Aim of the exercise »
Please take the lines from the one holding "22.8703°S | 47.7104°W |" through the one holding "Which seismic stations" in the data below and copy them exactly.

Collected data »
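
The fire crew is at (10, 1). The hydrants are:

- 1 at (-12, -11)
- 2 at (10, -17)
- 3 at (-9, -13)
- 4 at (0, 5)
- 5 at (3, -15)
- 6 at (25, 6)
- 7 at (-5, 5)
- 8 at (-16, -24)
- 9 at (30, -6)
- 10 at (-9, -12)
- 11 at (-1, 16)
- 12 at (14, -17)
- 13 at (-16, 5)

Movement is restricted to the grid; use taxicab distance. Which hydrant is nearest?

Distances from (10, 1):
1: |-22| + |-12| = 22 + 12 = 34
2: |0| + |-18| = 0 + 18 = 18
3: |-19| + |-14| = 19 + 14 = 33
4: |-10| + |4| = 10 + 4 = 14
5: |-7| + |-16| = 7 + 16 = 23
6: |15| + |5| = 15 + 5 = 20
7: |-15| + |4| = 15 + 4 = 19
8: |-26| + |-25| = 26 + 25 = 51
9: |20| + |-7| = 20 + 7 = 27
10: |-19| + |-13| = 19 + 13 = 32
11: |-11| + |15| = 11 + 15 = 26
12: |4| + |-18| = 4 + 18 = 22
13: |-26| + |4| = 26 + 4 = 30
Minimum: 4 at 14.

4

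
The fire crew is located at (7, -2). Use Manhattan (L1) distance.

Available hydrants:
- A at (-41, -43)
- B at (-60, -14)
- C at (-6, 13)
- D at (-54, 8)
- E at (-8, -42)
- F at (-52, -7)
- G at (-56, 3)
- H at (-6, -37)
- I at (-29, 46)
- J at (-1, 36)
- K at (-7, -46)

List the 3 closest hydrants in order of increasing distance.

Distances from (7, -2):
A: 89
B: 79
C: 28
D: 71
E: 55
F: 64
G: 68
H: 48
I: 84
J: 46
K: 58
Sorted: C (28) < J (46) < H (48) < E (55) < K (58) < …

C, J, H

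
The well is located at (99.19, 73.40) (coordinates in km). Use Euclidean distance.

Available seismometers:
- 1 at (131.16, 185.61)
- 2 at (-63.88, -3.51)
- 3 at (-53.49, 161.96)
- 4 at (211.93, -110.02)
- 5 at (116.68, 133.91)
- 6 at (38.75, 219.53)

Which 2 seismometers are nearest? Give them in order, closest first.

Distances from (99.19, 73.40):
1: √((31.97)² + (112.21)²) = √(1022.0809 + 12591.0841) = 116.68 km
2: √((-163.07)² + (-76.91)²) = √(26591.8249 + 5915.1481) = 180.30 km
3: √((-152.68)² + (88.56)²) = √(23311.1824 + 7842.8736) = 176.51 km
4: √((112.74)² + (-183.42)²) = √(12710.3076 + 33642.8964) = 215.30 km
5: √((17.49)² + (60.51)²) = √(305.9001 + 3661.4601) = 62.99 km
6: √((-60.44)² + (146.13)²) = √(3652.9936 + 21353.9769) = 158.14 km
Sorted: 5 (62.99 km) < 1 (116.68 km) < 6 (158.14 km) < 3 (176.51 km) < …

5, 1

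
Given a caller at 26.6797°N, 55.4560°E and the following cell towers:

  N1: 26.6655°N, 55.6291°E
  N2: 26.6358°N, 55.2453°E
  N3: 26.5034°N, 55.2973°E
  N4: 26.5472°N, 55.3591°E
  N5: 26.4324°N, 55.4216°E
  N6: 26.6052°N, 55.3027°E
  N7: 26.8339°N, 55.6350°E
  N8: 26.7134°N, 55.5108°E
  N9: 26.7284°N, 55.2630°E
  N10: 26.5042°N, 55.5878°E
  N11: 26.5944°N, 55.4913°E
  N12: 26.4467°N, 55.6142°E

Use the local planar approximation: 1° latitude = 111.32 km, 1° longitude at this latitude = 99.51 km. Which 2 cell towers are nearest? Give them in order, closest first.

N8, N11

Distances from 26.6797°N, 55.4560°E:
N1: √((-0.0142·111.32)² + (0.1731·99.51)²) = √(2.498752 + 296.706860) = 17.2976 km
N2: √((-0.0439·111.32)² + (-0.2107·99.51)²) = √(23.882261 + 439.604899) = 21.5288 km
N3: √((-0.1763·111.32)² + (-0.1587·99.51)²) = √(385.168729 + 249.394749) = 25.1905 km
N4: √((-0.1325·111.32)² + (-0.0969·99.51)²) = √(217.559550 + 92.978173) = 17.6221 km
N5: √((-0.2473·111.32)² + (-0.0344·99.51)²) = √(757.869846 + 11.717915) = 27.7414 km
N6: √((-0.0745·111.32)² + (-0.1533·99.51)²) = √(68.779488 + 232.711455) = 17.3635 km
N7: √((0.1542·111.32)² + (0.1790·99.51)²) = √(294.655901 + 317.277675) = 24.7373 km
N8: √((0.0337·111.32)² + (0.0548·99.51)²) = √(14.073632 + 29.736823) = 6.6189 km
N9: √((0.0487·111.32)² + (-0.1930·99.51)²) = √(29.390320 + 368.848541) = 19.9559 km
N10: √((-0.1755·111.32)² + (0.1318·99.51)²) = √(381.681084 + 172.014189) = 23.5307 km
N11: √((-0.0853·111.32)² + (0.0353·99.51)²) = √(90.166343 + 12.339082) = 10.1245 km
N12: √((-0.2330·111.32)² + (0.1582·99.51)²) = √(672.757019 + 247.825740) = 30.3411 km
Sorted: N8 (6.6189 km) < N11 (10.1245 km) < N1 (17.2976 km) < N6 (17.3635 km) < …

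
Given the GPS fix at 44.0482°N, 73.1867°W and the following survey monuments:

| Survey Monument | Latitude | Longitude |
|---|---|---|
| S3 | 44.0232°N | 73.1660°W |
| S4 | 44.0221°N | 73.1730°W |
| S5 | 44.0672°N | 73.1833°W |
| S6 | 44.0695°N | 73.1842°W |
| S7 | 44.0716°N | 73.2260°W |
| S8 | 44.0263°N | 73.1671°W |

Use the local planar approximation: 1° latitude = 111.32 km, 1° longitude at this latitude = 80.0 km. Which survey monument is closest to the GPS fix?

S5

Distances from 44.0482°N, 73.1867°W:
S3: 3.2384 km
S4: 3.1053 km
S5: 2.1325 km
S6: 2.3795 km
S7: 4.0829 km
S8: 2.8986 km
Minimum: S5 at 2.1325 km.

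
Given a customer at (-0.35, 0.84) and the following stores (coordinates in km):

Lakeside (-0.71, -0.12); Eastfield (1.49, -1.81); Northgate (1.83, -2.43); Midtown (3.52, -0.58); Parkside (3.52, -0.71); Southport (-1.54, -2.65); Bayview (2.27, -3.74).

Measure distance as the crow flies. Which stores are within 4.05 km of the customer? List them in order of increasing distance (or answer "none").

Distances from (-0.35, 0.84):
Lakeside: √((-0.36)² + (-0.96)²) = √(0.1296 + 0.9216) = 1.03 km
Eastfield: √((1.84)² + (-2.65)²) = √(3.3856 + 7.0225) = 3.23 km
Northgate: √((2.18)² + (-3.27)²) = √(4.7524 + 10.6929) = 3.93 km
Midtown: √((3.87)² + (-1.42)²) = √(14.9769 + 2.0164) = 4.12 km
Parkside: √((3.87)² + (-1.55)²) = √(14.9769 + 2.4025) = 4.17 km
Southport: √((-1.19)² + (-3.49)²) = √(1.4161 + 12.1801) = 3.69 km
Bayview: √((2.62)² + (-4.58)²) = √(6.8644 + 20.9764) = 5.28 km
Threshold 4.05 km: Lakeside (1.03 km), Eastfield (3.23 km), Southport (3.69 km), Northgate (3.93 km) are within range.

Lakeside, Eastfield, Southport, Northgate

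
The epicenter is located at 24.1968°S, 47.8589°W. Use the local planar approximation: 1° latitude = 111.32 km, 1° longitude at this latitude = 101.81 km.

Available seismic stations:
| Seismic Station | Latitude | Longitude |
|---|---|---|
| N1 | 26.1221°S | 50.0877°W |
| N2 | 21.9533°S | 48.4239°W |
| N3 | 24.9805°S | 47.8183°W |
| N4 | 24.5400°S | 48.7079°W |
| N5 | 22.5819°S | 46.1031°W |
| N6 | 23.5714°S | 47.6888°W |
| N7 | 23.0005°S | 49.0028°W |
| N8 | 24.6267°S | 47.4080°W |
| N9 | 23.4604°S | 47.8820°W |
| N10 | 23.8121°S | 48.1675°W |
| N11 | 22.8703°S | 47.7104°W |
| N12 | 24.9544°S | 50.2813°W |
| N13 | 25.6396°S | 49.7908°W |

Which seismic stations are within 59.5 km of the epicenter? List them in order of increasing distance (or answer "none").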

...

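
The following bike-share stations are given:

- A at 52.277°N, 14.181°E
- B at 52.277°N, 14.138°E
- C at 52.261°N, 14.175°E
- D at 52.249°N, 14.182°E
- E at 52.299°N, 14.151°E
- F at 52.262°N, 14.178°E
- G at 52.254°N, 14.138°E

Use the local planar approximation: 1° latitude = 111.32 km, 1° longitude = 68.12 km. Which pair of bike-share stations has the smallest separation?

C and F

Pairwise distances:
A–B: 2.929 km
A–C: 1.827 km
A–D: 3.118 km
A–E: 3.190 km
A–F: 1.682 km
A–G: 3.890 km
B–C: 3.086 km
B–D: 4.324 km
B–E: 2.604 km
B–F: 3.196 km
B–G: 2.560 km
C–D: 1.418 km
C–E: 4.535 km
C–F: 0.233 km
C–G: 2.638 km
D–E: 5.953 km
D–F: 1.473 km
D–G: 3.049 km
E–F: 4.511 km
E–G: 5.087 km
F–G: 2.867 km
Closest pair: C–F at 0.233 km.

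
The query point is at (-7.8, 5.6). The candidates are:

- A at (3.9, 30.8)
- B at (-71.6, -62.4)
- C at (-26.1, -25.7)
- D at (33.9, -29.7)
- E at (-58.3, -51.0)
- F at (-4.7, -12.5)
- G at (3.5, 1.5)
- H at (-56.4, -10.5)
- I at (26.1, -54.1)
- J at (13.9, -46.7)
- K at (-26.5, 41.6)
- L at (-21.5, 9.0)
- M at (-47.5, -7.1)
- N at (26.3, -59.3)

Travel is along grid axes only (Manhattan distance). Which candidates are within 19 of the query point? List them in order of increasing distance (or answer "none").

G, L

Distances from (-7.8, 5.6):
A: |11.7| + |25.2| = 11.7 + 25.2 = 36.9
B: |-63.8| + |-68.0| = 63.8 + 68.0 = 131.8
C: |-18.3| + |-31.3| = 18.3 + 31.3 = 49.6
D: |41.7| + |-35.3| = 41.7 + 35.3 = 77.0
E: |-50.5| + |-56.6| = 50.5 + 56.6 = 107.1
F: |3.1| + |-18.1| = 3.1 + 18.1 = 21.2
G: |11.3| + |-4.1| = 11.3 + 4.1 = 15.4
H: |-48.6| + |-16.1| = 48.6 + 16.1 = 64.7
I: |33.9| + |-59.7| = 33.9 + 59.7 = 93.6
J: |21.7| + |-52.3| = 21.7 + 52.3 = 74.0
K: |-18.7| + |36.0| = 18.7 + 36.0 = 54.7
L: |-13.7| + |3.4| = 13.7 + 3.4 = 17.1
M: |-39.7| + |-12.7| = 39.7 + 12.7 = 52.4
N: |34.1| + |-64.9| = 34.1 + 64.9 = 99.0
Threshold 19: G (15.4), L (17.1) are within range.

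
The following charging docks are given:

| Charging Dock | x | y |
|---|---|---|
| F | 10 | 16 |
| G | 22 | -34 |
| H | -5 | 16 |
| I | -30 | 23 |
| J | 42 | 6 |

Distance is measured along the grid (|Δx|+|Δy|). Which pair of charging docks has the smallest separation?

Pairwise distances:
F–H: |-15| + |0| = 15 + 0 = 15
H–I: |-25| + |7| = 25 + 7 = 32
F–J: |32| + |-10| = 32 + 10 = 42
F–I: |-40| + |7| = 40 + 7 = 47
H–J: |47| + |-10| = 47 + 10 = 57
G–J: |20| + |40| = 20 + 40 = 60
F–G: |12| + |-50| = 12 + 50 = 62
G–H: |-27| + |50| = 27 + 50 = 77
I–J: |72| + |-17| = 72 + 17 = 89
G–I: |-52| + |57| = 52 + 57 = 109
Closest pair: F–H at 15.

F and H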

...

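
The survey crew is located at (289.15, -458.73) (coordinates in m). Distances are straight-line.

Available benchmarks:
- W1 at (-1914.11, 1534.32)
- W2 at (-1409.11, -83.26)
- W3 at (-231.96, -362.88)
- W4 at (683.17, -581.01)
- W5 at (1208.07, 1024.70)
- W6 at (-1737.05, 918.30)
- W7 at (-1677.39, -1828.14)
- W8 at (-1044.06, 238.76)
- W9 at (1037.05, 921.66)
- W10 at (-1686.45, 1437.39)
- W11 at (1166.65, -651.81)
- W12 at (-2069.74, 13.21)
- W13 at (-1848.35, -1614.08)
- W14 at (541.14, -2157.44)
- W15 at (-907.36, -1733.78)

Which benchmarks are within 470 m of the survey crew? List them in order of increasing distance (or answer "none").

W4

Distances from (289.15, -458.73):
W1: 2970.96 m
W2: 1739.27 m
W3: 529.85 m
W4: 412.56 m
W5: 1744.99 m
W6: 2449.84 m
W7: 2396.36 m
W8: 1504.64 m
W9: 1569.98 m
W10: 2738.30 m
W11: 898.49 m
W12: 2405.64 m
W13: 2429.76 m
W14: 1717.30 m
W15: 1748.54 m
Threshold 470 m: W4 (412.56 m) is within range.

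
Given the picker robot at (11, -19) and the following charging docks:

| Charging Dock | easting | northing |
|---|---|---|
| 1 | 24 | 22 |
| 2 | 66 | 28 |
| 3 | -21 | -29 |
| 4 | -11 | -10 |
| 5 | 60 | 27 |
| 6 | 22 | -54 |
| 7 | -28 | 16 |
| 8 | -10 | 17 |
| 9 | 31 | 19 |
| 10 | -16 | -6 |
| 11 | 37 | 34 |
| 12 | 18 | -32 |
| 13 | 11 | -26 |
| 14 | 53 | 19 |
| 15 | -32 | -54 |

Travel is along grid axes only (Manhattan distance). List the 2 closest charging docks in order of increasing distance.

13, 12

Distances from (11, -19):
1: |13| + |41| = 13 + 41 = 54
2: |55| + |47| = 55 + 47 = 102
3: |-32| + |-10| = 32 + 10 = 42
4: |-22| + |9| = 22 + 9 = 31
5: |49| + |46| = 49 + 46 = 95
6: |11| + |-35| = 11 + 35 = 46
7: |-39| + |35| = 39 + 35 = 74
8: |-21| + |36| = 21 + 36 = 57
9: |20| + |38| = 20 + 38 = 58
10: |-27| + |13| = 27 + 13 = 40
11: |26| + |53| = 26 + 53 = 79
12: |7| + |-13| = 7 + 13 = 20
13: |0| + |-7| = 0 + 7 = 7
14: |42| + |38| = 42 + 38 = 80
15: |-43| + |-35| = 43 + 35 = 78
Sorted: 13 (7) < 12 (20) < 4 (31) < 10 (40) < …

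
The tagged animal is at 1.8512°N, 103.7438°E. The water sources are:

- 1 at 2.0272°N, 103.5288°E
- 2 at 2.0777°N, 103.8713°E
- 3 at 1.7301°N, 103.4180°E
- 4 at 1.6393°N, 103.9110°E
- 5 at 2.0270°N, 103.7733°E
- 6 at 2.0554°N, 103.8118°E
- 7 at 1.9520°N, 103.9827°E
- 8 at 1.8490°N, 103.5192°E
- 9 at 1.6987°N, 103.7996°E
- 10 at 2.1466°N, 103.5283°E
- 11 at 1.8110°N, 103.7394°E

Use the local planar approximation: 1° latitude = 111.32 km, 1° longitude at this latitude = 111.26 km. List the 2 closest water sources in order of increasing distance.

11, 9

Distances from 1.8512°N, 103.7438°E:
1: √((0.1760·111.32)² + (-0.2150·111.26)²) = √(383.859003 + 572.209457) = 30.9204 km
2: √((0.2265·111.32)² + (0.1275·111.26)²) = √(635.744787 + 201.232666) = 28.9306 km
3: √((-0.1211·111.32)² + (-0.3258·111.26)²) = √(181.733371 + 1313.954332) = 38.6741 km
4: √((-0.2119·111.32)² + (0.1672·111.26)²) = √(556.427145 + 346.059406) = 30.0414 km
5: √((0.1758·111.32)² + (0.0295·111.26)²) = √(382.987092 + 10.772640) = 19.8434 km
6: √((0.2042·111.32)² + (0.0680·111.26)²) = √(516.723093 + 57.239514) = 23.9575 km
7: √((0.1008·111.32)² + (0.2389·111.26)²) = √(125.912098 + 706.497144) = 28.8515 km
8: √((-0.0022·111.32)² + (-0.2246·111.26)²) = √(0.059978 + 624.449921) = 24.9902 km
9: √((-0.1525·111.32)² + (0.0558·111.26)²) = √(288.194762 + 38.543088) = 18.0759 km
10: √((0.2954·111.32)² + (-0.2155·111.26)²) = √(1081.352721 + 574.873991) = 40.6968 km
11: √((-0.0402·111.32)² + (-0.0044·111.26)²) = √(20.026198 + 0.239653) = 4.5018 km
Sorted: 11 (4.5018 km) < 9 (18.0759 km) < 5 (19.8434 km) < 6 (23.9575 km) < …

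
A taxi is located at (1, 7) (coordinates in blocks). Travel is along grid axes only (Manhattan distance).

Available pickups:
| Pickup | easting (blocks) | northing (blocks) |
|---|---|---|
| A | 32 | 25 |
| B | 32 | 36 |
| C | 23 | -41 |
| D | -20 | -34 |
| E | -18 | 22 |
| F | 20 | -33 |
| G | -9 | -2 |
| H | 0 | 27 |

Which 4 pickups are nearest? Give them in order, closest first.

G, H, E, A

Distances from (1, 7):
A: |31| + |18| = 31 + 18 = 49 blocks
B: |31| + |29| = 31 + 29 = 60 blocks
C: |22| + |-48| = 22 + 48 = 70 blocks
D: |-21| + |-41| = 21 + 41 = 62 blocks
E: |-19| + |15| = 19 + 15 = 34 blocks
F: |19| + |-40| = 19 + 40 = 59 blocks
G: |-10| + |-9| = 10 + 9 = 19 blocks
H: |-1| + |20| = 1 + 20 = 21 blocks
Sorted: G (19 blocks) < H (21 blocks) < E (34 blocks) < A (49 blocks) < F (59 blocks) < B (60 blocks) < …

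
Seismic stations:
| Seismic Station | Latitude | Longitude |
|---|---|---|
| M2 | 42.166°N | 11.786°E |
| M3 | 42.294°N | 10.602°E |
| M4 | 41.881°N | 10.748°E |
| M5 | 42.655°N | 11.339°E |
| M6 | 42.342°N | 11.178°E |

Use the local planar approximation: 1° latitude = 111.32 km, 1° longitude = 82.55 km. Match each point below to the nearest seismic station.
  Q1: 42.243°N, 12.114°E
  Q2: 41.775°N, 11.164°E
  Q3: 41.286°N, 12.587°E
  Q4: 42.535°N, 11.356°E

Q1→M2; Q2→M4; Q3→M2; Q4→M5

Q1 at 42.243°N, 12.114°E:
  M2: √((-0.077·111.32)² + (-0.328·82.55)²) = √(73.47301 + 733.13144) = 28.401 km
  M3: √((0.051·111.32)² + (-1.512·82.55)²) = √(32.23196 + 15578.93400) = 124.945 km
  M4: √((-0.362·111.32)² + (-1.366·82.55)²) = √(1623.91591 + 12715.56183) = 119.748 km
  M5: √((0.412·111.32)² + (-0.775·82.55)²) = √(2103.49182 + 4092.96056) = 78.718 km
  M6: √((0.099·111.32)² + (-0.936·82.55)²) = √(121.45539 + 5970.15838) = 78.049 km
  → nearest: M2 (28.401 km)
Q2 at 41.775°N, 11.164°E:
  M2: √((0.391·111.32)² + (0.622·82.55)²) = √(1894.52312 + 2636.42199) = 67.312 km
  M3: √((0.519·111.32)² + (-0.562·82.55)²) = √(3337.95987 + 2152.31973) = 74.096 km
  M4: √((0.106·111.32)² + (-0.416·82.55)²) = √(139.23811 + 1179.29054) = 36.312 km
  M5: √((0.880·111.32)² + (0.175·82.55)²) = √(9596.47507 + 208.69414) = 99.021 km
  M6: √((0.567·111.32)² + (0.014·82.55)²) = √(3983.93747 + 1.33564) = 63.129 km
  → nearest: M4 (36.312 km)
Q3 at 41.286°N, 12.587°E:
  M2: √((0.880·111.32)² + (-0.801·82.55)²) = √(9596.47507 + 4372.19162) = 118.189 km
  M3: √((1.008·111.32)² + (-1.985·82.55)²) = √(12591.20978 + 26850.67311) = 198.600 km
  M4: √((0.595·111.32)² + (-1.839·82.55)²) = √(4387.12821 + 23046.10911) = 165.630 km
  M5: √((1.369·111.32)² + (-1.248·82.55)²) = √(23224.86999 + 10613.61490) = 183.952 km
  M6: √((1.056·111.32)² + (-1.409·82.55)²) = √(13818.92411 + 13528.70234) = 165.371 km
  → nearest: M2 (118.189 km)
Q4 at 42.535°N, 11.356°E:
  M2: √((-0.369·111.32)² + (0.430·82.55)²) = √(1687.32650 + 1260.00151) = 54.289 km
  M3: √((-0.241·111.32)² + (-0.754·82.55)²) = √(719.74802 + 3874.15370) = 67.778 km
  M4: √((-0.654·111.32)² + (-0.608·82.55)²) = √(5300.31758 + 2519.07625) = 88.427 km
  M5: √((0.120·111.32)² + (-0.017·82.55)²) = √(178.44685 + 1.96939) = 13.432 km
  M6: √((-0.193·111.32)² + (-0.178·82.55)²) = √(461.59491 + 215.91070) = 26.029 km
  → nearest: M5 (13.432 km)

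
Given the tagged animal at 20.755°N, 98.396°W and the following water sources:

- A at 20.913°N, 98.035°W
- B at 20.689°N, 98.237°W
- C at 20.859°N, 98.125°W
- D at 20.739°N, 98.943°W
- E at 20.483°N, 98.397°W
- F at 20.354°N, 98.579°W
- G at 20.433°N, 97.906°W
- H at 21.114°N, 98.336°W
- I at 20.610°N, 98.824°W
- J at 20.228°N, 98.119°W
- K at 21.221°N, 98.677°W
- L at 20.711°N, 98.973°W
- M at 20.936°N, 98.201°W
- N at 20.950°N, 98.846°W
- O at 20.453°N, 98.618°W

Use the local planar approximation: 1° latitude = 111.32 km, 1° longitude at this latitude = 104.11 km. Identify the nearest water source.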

Task result »
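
| N11 | 22.8703°S | 47.7104°W |
| N12 | 24.9544°S | 50.2813°W |
| N13 | 25.6396°S | 49.7908°W |

Which seismic stations are within 59.5 km of the epicenter? List them in order of increasing distance (or answer "none").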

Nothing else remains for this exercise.